Saved entries:
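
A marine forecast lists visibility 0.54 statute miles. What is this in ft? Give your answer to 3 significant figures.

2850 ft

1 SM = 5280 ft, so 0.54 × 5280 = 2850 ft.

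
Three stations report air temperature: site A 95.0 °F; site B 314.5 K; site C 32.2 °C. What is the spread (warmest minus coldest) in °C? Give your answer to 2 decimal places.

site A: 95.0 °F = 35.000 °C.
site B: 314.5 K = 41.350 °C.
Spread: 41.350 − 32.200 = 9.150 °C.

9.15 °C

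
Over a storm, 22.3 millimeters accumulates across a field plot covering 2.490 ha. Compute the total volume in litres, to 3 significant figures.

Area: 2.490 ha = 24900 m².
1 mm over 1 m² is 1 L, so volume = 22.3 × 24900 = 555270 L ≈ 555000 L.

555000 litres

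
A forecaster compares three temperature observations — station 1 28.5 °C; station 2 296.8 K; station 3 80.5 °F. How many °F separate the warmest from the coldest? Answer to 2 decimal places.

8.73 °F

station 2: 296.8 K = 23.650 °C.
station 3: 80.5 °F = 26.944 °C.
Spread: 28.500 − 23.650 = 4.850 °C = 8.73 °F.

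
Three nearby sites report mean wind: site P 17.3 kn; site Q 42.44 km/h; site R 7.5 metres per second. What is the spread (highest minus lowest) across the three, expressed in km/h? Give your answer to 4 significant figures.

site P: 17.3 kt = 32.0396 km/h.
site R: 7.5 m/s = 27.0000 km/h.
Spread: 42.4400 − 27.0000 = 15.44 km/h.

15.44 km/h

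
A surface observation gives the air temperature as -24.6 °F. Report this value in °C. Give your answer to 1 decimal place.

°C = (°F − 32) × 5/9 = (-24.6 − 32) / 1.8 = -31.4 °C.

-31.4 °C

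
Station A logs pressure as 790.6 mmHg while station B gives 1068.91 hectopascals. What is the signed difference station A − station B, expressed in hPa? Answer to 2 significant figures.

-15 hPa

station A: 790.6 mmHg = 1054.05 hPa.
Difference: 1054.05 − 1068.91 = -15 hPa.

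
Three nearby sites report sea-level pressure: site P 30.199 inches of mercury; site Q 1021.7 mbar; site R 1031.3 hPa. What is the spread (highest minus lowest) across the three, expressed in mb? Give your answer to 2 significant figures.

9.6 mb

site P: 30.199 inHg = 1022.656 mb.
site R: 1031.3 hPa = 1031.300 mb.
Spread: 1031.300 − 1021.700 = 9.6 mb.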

WORK REQUIRED —
No line before the one with "Three nearby sites report sea-level" belongs in the answer; copy that line and the rest of the records exactly.

RESPONSE BELOW —
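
Three nearby sites report sea-level pressure: site P 30.199 inches of mercury; site Q 1021.7 mbar; site R 1031.3 hPa. What is the spread (highest minus lowest) across the three, expressed in mb? Give your answer to 2 significant figures.

9.6 mb

site P: 30.199 inHg = 1022.656 mb.
site R: 1031.3 hPa = 1031.300 mb.
Spread: 1031.300 − 1021.700 = 9.6 mb.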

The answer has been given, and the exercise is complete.